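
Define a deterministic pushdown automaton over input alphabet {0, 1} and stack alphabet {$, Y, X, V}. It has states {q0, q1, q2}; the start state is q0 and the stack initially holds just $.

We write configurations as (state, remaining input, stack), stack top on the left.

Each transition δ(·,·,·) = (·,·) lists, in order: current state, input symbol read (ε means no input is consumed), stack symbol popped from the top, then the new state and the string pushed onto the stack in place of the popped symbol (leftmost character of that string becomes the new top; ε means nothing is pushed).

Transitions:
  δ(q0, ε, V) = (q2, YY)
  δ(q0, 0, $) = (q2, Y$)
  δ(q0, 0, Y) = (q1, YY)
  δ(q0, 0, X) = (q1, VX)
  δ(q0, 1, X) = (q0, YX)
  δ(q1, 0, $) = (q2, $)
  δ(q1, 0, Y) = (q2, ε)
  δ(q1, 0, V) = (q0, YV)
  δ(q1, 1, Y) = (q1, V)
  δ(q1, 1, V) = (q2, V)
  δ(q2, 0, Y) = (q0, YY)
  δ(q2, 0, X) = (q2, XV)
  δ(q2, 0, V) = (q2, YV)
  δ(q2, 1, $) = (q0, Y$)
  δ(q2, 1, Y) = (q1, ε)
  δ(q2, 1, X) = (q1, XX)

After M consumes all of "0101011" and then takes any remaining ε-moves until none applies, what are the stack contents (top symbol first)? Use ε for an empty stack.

VY$

(q0, 0101011, $)
  read 0, top $: go to q2, push Y$ → (q2, 101011, Y$)
  read 1, top Y: go to q1, push ε → (q1, 01011, $)
  read 0, top $: go to q2, push $ → (q2, 1011, $)
  read 1, top $: go to q0, push Y$ → (q0, 011, Y$)
  read 0, top Y: go to q1, push YY → (q1, 11, YY$)
  read 1, top Y: go to q1, push V → (q1, 1, VY$)
  read 1, top V: go to q2, push V → (q2, ε, VY$)
All input consumed in state q2 with stack VY$.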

○ ○ ○ ○ ○

▶ **Task**:
All lines from the one containing "δ(q0, ε, V) = (q2, YY)" through the final line of the listing above are to be reproduced exactly; include both and add nothing.

▶ **Response box**:
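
  δ(q0, ε, V) = (q2, YY)
  δ(q0, 0, $) = (q2, Y$)
  δ(q0, 0, Y) = (q1, YY)
  δ(q0, 0, X) = (q1, VX)
  δ(q0, 1, X) = (q0, YX)
  δ(q1, 0, $) = (q2, $)
  δ(q1, 0, Y) = (q2, ε)
  δ(q1, 0, V) = (q0, YV)
  δ(q1, 1, Y) = (q1, V)
  δ(q1, 1, V) = (q2, V)
  δ(q2, 0, Y) = (q0, YY)
  δ(q2, 0, X) = (q2, XV)
  δ(q2, 0, V) = (q2, YV)
  δ(q2, 1, $) = (q0, Y$)
  δ(q2, 1, Y) = (q1, ε)
  δ(q2, 1, X) = (q1, XX)

After M consumes all of "0101011" and then takes any remaining ε-moves until none applies, what are the stack contents (top symbol first)? Use ε for an empty stack.

VY$

(q0, 0101011, $)
  read 0, top $: go to q2, push Y$ → (q2, 101011, Y$)
  read 1, top Y: go to q1, push ε → (q1, 01011, $)
  read 0, top $: go to q2, push $ → (q2, 1011, $)
  read 1, top $: go to q0, push Y$ → (q0, 011, Y$)
  read 0, top Y: go to q1, push YY → (q1, 11, YY$)
  read 1, top Y: go to q1, push V → (q1, 1, VY$)
  read 1, top V: go to q2, push V → (q2, ε, VY$)
All input consumed in state q2 with stack VY$.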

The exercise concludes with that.